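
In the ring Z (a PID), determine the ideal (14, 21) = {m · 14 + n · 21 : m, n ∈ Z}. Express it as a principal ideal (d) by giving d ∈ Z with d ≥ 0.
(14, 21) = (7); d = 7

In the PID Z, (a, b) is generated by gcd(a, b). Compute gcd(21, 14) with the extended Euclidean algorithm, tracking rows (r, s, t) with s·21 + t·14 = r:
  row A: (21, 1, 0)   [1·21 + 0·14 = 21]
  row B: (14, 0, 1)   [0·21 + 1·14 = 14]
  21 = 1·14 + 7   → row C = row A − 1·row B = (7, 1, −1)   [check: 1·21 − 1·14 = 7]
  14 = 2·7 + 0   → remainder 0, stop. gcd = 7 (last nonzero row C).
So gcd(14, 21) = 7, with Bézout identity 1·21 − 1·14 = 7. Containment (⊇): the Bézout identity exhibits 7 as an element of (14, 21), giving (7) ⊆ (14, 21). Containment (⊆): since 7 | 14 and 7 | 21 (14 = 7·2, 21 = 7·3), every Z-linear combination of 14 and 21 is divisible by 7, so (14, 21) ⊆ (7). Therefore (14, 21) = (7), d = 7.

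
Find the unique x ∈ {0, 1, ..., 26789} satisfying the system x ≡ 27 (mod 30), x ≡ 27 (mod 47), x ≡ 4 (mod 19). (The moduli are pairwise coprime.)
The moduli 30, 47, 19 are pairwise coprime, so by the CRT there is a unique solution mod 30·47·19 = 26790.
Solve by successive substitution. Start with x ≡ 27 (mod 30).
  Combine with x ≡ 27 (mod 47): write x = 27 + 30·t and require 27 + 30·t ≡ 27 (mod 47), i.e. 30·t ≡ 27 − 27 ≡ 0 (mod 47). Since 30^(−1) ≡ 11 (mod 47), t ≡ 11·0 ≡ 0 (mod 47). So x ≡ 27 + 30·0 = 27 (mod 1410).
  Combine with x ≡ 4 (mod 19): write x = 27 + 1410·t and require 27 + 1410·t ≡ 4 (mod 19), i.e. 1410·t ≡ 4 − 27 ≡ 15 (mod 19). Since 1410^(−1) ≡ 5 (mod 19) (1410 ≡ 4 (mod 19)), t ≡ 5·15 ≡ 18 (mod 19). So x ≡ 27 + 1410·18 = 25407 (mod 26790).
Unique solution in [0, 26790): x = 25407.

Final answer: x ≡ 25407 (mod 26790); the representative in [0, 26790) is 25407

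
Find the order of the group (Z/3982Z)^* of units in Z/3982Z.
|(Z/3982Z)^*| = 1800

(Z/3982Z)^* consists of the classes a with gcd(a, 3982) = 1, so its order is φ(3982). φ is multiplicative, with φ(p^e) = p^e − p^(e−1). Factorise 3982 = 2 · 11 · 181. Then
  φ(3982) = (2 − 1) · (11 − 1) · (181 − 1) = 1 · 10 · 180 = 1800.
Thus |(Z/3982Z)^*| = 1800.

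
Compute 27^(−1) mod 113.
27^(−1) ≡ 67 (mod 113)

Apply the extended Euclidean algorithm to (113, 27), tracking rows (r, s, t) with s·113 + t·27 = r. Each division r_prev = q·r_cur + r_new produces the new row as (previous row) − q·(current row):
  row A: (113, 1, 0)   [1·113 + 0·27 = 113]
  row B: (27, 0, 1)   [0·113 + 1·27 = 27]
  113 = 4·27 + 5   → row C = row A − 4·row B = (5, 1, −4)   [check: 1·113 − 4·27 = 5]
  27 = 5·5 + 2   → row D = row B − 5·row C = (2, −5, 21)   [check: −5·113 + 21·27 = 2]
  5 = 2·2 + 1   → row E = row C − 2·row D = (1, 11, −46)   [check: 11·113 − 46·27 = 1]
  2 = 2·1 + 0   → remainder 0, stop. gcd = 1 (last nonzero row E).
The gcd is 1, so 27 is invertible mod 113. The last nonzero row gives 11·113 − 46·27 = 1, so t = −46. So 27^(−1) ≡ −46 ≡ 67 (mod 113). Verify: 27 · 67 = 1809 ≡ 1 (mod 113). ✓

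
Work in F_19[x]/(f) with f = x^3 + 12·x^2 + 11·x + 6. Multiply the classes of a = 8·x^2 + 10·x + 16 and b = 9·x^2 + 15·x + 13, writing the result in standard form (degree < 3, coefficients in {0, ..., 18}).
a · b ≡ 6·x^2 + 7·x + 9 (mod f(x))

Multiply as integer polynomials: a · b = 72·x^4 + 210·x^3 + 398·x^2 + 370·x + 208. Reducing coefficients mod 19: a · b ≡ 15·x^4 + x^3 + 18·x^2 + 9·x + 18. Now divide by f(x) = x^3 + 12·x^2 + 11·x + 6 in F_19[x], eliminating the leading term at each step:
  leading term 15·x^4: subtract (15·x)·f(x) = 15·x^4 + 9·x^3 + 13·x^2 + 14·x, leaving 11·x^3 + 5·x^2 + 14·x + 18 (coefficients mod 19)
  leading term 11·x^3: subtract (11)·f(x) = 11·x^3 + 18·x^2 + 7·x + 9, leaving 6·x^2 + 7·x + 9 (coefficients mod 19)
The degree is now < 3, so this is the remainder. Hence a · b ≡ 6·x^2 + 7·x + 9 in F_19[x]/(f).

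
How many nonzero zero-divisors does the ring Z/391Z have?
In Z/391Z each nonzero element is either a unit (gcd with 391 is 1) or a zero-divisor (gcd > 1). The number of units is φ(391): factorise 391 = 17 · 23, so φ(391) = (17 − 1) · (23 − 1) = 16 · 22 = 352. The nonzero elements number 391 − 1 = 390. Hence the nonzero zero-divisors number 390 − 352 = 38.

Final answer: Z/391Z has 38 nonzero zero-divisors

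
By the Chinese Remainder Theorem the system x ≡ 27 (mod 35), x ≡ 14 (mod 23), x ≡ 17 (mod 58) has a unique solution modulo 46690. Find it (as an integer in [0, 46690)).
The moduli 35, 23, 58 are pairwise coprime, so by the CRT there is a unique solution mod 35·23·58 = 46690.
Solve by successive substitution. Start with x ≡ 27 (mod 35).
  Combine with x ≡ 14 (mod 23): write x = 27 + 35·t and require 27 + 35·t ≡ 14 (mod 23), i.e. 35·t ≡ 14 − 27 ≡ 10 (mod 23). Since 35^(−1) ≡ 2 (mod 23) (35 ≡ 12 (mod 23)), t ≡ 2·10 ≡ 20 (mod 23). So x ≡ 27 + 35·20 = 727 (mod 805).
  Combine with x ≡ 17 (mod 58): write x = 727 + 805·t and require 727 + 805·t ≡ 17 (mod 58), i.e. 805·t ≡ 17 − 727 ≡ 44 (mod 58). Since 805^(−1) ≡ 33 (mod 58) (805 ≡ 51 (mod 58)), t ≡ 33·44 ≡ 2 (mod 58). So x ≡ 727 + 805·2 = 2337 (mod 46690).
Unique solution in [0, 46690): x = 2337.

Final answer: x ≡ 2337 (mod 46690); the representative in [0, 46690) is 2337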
---
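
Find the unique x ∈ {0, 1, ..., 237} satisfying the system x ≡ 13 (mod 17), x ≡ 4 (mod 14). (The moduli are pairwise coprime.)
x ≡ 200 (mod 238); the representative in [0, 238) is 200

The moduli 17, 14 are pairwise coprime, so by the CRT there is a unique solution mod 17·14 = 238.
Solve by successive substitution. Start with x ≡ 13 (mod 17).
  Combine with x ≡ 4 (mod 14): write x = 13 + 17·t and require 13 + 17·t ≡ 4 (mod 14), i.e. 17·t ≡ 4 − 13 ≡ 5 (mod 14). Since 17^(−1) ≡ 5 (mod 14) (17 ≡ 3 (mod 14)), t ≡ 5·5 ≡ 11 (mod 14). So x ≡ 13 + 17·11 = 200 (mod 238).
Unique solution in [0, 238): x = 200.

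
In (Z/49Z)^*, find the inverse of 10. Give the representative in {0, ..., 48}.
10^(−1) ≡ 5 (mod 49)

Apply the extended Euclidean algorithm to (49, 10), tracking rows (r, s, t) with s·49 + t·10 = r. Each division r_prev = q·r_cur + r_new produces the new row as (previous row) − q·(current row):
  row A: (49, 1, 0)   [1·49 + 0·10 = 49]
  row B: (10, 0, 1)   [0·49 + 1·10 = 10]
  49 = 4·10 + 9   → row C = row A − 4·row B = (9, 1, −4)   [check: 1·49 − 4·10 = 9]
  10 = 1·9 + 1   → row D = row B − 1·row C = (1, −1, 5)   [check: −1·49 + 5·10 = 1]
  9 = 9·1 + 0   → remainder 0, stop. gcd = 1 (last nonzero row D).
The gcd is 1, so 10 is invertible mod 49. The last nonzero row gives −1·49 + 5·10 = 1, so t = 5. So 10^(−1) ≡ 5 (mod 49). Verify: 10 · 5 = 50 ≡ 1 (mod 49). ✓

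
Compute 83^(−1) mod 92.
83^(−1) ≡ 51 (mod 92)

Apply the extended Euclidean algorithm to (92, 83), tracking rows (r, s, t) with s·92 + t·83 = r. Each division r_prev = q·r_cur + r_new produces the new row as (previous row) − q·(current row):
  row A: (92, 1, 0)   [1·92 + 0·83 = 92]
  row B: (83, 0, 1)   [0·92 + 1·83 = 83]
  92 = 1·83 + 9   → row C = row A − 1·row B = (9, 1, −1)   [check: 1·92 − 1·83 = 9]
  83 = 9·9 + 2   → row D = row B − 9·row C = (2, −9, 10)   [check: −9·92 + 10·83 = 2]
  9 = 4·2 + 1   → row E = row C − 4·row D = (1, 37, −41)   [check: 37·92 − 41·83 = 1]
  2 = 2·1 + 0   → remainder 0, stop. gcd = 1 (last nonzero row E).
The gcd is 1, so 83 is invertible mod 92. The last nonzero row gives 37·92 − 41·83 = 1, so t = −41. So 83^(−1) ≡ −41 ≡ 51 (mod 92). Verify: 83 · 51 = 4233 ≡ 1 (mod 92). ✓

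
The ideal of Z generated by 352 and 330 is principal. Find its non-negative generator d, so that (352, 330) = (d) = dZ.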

# Task description
Beginning with the line containing "In (Z/49Z)^*, find" and ending with the line containing "The ideal of", extract those lines exactly from the listing above, and only those.

# Your response
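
In (Z/49Z)^*, find the inverse of 10. Give the representative in {0, ..., 48}.
10^(−1) ≡ 5 (mod 49)

Apply the extended Euclidean algorithm to (49, 10), tracking rows (r, s, t) with s·49 + t·10 = r. Each division r_prev = q·r_cur + r_new produces the new row as (previous row) − q·(current row):
  row A: (49, 1, 0)   [1·49 + 0·10 = 49]
  row B: (10, 0, 1)   [0·49 + 1·10 = 10]
  49 = 4·10 + 9   → row C = row A − 4·row B = (9, 1, −4)   [check: 1·49 − 4·10 = 9]
  10 = 1·9 + 1   → row D = row B − 1·row C = (1, −1, 5)   [check: −1·49 + 5·10 = 1]
  9 = 9·1 + 0   → remainder 0, stop. gcd = 1 (last nonzero row D).
The gcd is 1, so 10 is invertible mod 49. The last nonzero row gives −1·49 + 5·10 = 1, so t = 5. So 10^(−1) ≡ 5 (mod 49). Verify: 10 · 5 = 50 ≡ 1 (mod 49). ✓

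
Compute 83^(−1) mod 92.
83^(−1) ≡ 51 (mod 92)

Apply the extended Euclidean algorithm to (92, 83), tracking rows (r, s, t) with s·92 + t·83 = r. Each division r_prev = q·r_cur + r_new produces the new row as (previous row) − q·(current row):
  row A: (92, 1, 0)   [1·92 + 0·83 = 92]
  row B: (83, 0, 1)   [0·92 + 1·83 = 83]
  92 = 1·83 + 9   → row C = row A − 1·row B = (9, 1, −1)   [check: 1·92 − 1·83 = 9]
  83 = 9·9 + 2   → row D = row B − 9·row C = (2, −9, 10)   [check: −9·92 + 10·83 = 2]
  9 = 4·2 + 1   → row E = row C − 4·row D = (1, 37, −41)   [check: 37·92 − 41·83 = 1]
  2 = 2·1 + 0   → remainder 0, stop. gcd = 1 (last nonzero row E).
The gcd is 1, so 83 is invertible mod 92. The last nonzero row gives 37·92 − 41·83 = 1, so t = −41. So 83^(−1) ≡ −41 ≡ 51 (mod 92). Verify: 83 · 51 = 4233 ≡ 1 (mod 92). ✓

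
The ideal of Z generated by 352 and 330 is principal. Find its non-negative generator d, so that (352, 330) = (d) = dZ.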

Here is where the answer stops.